(Data excerpts)

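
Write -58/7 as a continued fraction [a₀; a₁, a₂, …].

⌊-58/7⌋ = -9, remainder 5
⌊7/5⌋ = 1, remainder 2
⌊5/2⌋ = 2, remainder 1
⌊2/1⌋ = 2, remainder 0

[-9; 1, 2, 2]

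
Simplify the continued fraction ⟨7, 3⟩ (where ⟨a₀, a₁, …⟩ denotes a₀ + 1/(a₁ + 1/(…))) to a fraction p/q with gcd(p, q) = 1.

Collapse the nested fraction from the inside out:
Start with 3.
7 + 1/(3/1) = 7 + 1/3 = 22/3

22/3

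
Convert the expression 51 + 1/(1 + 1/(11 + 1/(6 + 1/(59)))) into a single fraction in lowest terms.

a_0 = 51: 51/1
a_1 = 1: 52/1
a_2 = 11: 623/12
a_3 = 6: 3790/73
a_4 = 59: 224233/4319

224233/4319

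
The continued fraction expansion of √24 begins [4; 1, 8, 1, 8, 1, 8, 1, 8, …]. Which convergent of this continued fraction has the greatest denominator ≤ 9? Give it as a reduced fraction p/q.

44/9

List convergents until the denominator exceeds the bound:
a_0 = 4: 4/1  (≤ bound)
a_1 = 1: 5/1  (≤ bound)
a_2 = 8: 44/9  (≤ bound)
a_3 = 1: 49/10  (> 9, stop)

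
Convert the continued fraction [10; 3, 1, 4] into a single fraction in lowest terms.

195/19

a_0 = 10: 10/1
a_1 = 3: 31/3
a_2 = 1: 41/4
a_3 = 4: 195/19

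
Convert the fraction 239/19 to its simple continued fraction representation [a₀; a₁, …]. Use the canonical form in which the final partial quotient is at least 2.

⌊239/19⌋ = 12, remainder 11
⌊19/11⌋ = 1, remainder 8
⌊11/8⌋ = 1, remainder 3
⌊8/3⌋ = 2, remainder 2
⌊3/2⌋ = 1, remainder 1
⌊2/1⌋ = 2, remainder 0

[12; 1, 1, 2, 1, 2]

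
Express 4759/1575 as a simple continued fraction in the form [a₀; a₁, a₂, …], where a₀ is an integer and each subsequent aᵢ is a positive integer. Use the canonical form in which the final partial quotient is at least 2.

[3; 46, 3, 11]

4759 = 3·1575 + 34, so a_0 = 3
1575 = 46·34 + 11, so a_1 = 46
34 = 3·11 + 1, so a_2 = 3
11 = 11·1 + 0, so a_3 = 11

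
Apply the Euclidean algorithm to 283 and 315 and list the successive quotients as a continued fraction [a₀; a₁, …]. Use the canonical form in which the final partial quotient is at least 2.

[0; 1, 8, 1, 5, 2, 2]

Run the Euclidean algorithm, recording each quotient:
283 ÷ 315 → quotient 0, remainder 283
315 ÷ 283 → quotient 1, remainder 32
283 ÷ 32 → quotient 8, remainder 27
32 ÷ 27 → quotient 1, remainder 5
27 ÷ 5 → quotient 5, remainder 2
5 ÷ 2 → quotient 2, remainder 1
2 ÷ 1 → quotient 2, remainder 0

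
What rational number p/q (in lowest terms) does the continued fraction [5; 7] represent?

Collapse the nested fraction from the inside out:
Start with 7.
5 + 1/(7/1) = 5 + 1/7 = 36/7

36/7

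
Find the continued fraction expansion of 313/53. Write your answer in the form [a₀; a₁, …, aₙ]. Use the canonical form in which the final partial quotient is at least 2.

[5; 1, 9, 1, 1, 2]

⌊313/53⌋ = 5, remainder 48
⌊53/48⌋ = 1, remainder 5
⌊48/5⌋ = 9, remainder 3
⌊5/3⌋ = 1, remainder 2
⌊3/2⌋ = 1, remainder 1
⌊2/1⌋ = 2, remainder 0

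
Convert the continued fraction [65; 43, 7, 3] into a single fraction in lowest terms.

Start with 3.
7 + 1/(3/1) = 7 + 1/3 = 22/3
43 + 1/(22/3) = 43 + 3/22 = 949/22
65 + 1/(949/22) = 65 + 22/949 = 61707/949

61707/949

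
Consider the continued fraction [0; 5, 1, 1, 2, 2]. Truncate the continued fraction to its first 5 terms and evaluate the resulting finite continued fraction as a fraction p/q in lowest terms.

a_0 = 0: 0/1
a_1 = 5: 1/5
a_2 = 1: 1/6
a_3 = 1: 2/11
a_4 = 2: 5/28

5/28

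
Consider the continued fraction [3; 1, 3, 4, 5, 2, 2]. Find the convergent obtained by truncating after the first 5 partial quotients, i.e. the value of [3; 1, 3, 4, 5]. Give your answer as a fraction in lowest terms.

Build up convergents one term at a time:
a_0 = 3: 3/1
a_1 = 1: 4/1
a_2 = 3: 15/4
a_3 = 4: 64/17
a_4 = 5: 335/89

335/89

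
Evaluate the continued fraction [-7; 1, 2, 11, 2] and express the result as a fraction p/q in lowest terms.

Start with 2.
11 + 1/(2/1) = 11 + 1/2 = 23/2
2 + 1/(23/2) = 2 + 2/23 = 48/23
1 + 1/(48/23) = 1 + 23/48 = 71/48
-7 + 1/(71/48) = -7 + 48/71 = -449/71

-449/71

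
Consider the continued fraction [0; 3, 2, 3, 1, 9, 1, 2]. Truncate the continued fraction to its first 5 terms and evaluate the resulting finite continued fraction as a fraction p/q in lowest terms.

a_0 = 0: 0/1
a_1 = 3: 1/3
a_2 = 2: 2/7
a_3 = 3: 7/24
a_4 = 1: 9/31

9/31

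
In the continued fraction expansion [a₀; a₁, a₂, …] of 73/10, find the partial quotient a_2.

73 = 7·10 + 3, so a_0 = 7
10 = 3·3 + 1, so a_1 = 3
3 = 3·1 + 0, so a_2 = 3

3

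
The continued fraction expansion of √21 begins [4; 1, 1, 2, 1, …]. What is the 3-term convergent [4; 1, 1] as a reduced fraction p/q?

Work from the innermost term outward:
Start with 1.
1 + 1/(1/1) = 1 + 1/1 = 2/1
4 + 1/(2/1) = 4 + 1/2 = 9/2

9/2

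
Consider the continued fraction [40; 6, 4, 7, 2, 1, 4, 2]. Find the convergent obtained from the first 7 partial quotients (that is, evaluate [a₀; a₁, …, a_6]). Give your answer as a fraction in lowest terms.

Build up convergents one term at a time:
a_0 = 40: 40/1
a_1 = 6: 241/6
a_2 = 4: 1004/25
a_3 = 7: 7269/181
a_4 = 2: 15542/387
a_5 = 1: 22811/568
a_6 = 4: 106786/2659

106786/2659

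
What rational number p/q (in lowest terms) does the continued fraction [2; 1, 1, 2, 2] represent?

Collapse the nested fraction from the inside out:
Start with 2.
2 + 1/(2/1) = 2 + 1/2 = 5/2
1 + 1/(5/2) = 1 + 2/5 = 7/5
1 + 1/(7/5) = 1 + 5/7 = 12/7
2 + 1/(12/7) = 2 + 7/12 = 31/12

31/12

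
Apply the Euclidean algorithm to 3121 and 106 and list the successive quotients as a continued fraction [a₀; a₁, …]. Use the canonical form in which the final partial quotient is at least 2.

[29; 2, 3, 1, 11]

3121 = 29·106 + 47, so a_0 = 29
106 = 2·47 + 12, so a_1 = 2
47 = 3·12 + 11, so a_2 = 3
12 = 1·11 + 1, so a_3 = 1
11 = 11·1 + 0, so a_4 = 11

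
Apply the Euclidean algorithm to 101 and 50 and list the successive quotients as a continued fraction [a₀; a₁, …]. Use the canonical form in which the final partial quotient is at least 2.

Run the Euclidean algorithm, recording each quotient:
101 ÷ 50 → quotient 2, remainder 1
50 ÷ 1 → quotient 50, remainder 0

[2; 50]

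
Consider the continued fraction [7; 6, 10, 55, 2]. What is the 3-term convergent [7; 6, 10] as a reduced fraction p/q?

Build up convergents one term at a time:
a_0 = 7: 7/1
a_1 = 6: 43/6
a_2 = 10: 437/61

437/61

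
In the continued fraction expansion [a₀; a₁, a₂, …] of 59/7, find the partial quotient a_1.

2

⌊59/7⌋ = 8, remainder 3
⌊7/3⌋ = 2, remainder 1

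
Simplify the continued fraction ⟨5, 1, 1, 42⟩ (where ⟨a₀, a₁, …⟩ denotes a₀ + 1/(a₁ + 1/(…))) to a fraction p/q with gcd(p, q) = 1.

Start with 42.
1 + 1/(42/1) = 1 + 1/42 = 43/42
1 + 1/(43/42) = 1 + 42/43 = 85/43
5 + 1/(85/43) = 5 + 43/85 = 468/85

468/85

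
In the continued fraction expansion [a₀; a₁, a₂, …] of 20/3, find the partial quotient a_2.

Repeatedly divide and take the remainder:
20 ÷ 3 → quotient 6, remainder 2
3 ÷ 2 → quotient 1, remainder 1
2 ÷ 1 → quotient 2, remainder 0

2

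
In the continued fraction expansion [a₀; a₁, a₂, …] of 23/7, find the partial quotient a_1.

3

⌊23/7⌋ = 3, remainder 2
⌊7/2⌋ = 3, remainder 1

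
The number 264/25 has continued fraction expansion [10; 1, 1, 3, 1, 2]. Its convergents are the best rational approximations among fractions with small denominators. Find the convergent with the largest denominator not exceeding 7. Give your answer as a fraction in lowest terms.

74/7

List convergents until the denominator exceeds the bound:
a_0 = 10: 10/1  (≤ bound)
a_1 = 1: 11/1  (≤ bound)
a_2 = 1: 21/2  (≤ bound)
a_3 = 3: 74/7  (≤ bound)
a_4 = 1: 95/9  (> 7, stop)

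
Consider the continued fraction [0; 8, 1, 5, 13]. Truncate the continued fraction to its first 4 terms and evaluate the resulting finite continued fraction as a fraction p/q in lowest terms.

a_0 = 0: 0/1
a_1 = 8: 1/8
a_2 = 1: 1/9
a_3 = 5: 6/53

6/53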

(End Data excerpts)

What this task involves >>
Return, word for word, the line containing "The number 264/25" and all lines after it through the last line of the records, and nothing else.

Finished exercise >>
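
The number 264/25 has continued fraction expansion [10; 1, 1, 3, 1, 2]. Its convergents are the best rational approximations among fractions with small denominators. Find the convergent with the largest denominator not exceeding 7. Give your answer as a fraction in lowest terms.

74/7

List convergents until the denominator exceeds the bound:
a_0 = 10: 10/1  (≤ bound)
a_1 = 1: 11/1  (≤ bound)
a_2 = 1: 21/2  (≤ bound)
a_3 = 3: 74/7  (≤ bound)
a_4 = 1: 95/9  (> 7, stop)

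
Consider the continued fraction [0; 8, 1, 5, 13]. Truncate the continued fraction to its first 4 terms and evaluate the resulting finite continued fraction as a fraction p/q in lowest terms.

a_0 = 0: 0/1
a_1 = 8: 1/8
a_2 = 1: 1/9
a_3 = 5: 6/53

6/53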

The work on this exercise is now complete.